**ASSIGNED TASK**.
Return the line that contains "Answer: 17324" plus every line after it to the end of the entries below, exactly as given, and stop there.

**Saved entries**.
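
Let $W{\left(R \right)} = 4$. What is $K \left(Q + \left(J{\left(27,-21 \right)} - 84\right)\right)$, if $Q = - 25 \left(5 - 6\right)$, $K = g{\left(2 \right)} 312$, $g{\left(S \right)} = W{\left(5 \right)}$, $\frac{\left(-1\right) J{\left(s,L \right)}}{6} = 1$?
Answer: $-81120$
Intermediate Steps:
$J{\left(s,L \right)} = -6$ ($J{\left(s,L \right)} = \left(-6\right) 1 = -6$)
$g{\left(S \right)} = 4$
$K = 1248$ ($K = 4 \cdot 312 = 1248$)
$Q = 25$ ($Q = - 25 \left(5 - 6\right) = \left(-25\right) \left(-1\right) = 25$)
$K \left(Q + \left(J{\left(27,-21 \right)} - 84\right)\right) = 1248 \left(25 - 90\right) = 1248 \left(-65\right) = -81120$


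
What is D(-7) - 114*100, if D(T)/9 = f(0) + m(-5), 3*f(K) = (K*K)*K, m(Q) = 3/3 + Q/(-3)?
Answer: -11376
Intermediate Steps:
m(Q) = 1 - Q/3 (m(Q) = 3*(⅓) + Q*(-⅓) = 1 - Q/3)
f(K) = K³/3 (f(K) = ((K*K)*K)/3 = (K²*K)/3 = K³/3)
D(T) = 24 (D(T) = 9*((⅓)*0³ + (1 - ⅓*(-5))) = 9*((⅓)*0 + (1 + 5/3)) = 9*(0 + 8/3) = 9*(8/3) = 24)
D(-7) - 114*100 = 24 - 114*100 = 24 - 11400 = -11376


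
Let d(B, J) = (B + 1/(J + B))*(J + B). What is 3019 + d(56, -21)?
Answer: 4980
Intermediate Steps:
d(B, J) = (B + J)*(B + 1/(B + J)) (d(B, J) = (B + 1/(B + J))*(B + J) = (B + J)*(B + 1/(B + J)))
3019 + d(56, -21) = 3019 + (1 + 56² + 56*(-21)) = 3019 + (1 + 3136 - 1176) = 3019 + 1961 = 4980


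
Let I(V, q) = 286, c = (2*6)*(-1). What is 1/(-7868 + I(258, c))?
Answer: -1/7582 ≈ -0.00013189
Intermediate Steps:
c = -12 (c = 12*(-1) = -12)
1/(-7868 + I(258, c)) = 1/(-7868 + 286) = 1/(-7582) = -1/7582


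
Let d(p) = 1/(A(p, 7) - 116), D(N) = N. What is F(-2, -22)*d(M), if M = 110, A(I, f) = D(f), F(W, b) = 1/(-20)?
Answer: 1/2180 ≈ 0.00045872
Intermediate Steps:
F(W, b) = -1/20
A(I, f) = f
d(p) = -1/109 (d(p) = 1/(7 - 116) = 1/(-109) = -1/109)
F(-2, -22)*d(M) = -1/20*(-1/109) = 1/2180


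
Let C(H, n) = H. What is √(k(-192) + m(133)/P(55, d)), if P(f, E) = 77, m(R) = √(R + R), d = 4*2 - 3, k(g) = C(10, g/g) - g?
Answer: √(1197658 + 77*√266)/77 ≈ 14.220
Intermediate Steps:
k(g) = 10 - g
d = 5 (d = 8 - 3 = 5)
m(R) = √2*√R (m(R) = √(2*R) = √2*√R)
√(k(-192) + m(133)/P(55, d)) = √((10 - 1*(-192)) + (√2*√133)/77) = √((10 + 192) + √266*(1/77)) = √(202 + √266/77)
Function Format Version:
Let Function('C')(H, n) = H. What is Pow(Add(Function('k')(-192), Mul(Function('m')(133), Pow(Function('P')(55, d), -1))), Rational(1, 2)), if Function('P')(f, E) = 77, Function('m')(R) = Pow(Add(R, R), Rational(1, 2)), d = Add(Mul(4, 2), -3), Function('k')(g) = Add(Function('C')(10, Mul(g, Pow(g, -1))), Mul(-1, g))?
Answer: Mul(Rational(1, 77), Pow(Add(1197658, Mul(77, Pow(266, Rational(1, 2)))), Rational(1, 2))) ≈ 14.220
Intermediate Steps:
Function('k')(g) = Add(10, Mul(-1, g))
d = 5 (d = Add(8, -3) = 5)
Function('m')(R) = Mul(Pow(2, Rational(1, 2)), Pow(R, Rational(1, 2))) (Function('m')(R) = Pow(Mul(2, R), Rational(1, 2)) = Mul(Pow(2, Rational(1, 2)), Pow(R, Rational(1, 2))))
Pow(Add(Function('k')(-192), Mul(Function('m')(133), Pow(Function('P')(55, d), -1))), Rational(1, 2)) = Pow(Add(Add(10, Mul(-1, -192)), Mul(Mul(Pow(2, Rational(1, 2)), Pow(133, Rational(1, 2))), Pow(77, -1))), Rational(1, 2)) = Pow(Add(Add(10, 192), Mul(Pow(266, Rational(1, 2)), Rational(1, 77))), Rational(1, 2)) = Pow(Add(202, Mul(Rational(1, 77), Pow(266, Rational(1, 2)))), Rational(1, 2))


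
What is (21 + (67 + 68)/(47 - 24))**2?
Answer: 381924/529 ≈ 721.97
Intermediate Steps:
(21 + (67 + 68)/(47 - 24))**2 = (21 + 135/23)**2 = (618/23)**2 = 381924/529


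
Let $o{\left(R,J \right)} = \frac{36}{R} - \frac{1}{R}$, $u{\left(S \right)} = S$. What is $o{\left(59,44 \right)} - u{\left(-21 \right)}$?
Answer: $\frac{1274}{59} \approx 21.593$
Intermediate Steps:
$o{\left(R,J \right)} = \frac{35}{R}$
$o{\left(59,44 \right)} - u{\left(-21 \right)} = \frac{35}{59} - -21 = 35 \cdot \frac{1}{59} + 21 = \frac{35}{59} + 21 = \frac{1274}{59}$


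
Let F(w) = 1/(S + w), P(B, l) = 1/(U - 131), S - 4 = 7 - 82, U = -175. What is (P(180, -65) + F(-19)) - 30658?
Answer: -23453381/765 ≈ -30658.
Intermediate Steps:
S = -71 (S = 4 + (7 - 82) = 4 - 75 = -71)
P(B, l) = -1/306 (P(B, l) = 1/(-175 - 131) = 1/(-306) = -1/306)
F(w) = 1/(-71 + w)
(P(180, -65) + F(-19)) - 30658 = (-1/306 + 1/(-71 - 19)) - 30658 = (-1/306 + 1/(-90)) - 30658 = (-1/306 - 1/90) - 30658 = -11/765 - 30658 = -23453381/765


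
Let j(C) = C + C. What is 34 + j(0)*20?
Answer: 34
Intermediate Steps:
j(C) = 2*C
34 + j(0)*20 = 34 + (2*0)*20 = 34 + 0*20 = 34 + 0 = 34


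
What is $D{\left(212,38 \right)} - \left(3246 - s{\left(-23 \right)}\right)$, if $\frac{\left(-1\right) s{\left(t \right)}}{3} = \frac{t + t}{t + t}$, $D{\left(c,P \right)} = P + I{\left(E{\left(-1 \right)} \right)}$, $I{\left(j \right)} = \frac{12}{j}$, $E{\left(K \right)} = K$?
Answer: $-3223$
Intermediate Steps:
$D{\left(c,P \right)} = -12 + P$ ($D{\left(c,P \right)} = P + \frac{12}{-1} = P + 12 \left(-1\right) = P - 12 = -12 + P$)
$s{\left(t \right)} = -3$ ($s{\left(t \right)} = - 3 \frac{t + t}{t + t} = - 3 \frac{2 t}{2 t} = - 3 \cdot 2 t \frac{1}{2 t} = \left(-3\right) 1 = -3$)
$D{\left(212,38 \right)} - \left(3246 - s{\left(-23 \right)}\right) = \left(-12 + 38\right) - \left(3246 - -3\right) = 26 - \left(3246 + 3\right) = 26 - 3249 = -3223$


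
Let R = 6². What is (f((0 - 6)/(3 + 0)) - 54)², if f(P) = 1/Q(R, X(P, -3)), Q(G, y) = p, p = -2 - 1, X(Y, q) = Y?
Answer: 26569/9 ≈ 2952.1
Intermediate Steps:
R = 36
p = -3
Q(G, y) = -3
f(P) = -⅓ (f(P) = 1/(-3) = -⅓)
(f((0 - 6)/(3 + 0)) - 54)² = (-⅓ - 54)² = (-163/3)² = 26569/9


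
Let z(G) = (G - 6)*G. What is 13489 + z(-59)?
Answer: 17324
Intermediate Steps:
z(G) = G*(-6 + G) (z(G) = (-6 + G)*G = G*(-6 + G))
13489 + z(-59) = 13489 - 59*(-6 - 59) = 13489 - 59*(-65) = 13489 + 3835 = 17324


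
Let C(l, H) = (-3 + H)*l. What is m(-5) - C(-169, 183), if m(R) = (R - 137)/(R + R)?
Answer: 152171/5 ≈ 30434.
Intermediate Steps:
C(l, H) = l*(-3 + H)
m(R) = (-137 + R)/(2*R) (m(R) = (-137 + R)/((2*R)) = (-137 + R)*(1/(2*R)) = (-137 + R)/(2*R))
m(-5) - C(-169, 183) = (½)*(-137 - 5)/(-5) - (-169)*(-3 + 183) = (½)*(-⅕)*(-142) - (-169)*180 = 71/5 - 1*(-30420) = 71/5 + 30420 = 152171/5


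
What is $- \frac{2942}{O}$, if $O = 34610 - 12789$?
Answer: $- \frac{2942}{21821} \approx -0.13482$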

**ANSWER SECTION**.
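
Answer: 17324
Intermediate Steps:
z(G) = G*(-6 + G) (z(G) = (-6 + G)*G = G*(-6 + G))
13489 + z(-59) = 13489 - 59*(-6 - 59) = 13489 - 59*(-65) = 13489 + 3835 = 17324


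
Let C(l, H) = (-3 + H)*l. What is m(-5) - C(-169, 183), if m(R) = (R - 137)/(R + R)?
Answer: 152171/5 ≈ 30434.
Intermediate Steps:
C(l, H) = l*(-3 + H)
m(R) = (-137 + R)/(2*R) (m(R) = (-137 + R)/((2*R)) = (-137 + R)*(1/(2*R)) = (-137 + R)/(2*R))
m(-5) - C(-169, 183) = (½)*(-137 - 5)/(-5) - (-169)*(-3 + 183) = (½)*(-⅕)*(-142) - (-169)*180 = 71/5 - 1*(-30420) = 71/5 + 30420 = 152171/5


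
What is $- \frac{2942}{O}$, if $O = 34610 - 12789$?
Answer: $- \frac{2942}{21821} \approx -0.13482$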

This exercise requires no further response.